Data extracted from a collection

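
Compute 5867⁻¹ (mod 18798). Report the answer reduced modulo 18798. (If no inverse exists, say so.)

Apply the Euclidean algorithm to 18798 and 5867:
18798 = 3*5867 + 1197
5867 = 4*1197 + 1079
1197 = 1*1079 + 118
1079 = 9*118 + 17
118 = 6*17 + 16
17 = 1*16 + 1
16 = 16*1 + 0
The gcd is 1. Working backward:
1 = 17 − 16
1 = −118 + 7·17
1 = 7·1079 − 64·118
1 = −64·1197 + 71·1079
1 = 71·5867 − 348·1197
1 = −348·18798 + 1115·5867
So 5867·1115 ≡ 1 (mod 18798).

1115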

**Assignment**
Would you return the full set of entries, unchanged in every detail?

**Task answer**
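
Compute 5867⁻¹ (mod 18798). Report the answer reduced modulo 18798. (If no inverse exists, say so.)

Apply the Euclidean algorithm to 18798 and 5867:
18798 = 3*5867 + 1197
5867 = 4*1197 + 1079
1197 = 1*1079 + 118
1079 = 9*118 + 17
118 = 6*17 + 16
17 = 1*16 + 1
16 = 16*1 + 0
The gcd is 1. Working backward:
1 = 17 − 16
1 = −118 + 7·17
1 = 7·1079 − 64·118
1 = −64·1197 + 71·1079
1 = 71·5867 − 348·1197
1 = −348·18798 + 1115·5867
So 5867·1115 ≡ 1 (mod 18798).

1115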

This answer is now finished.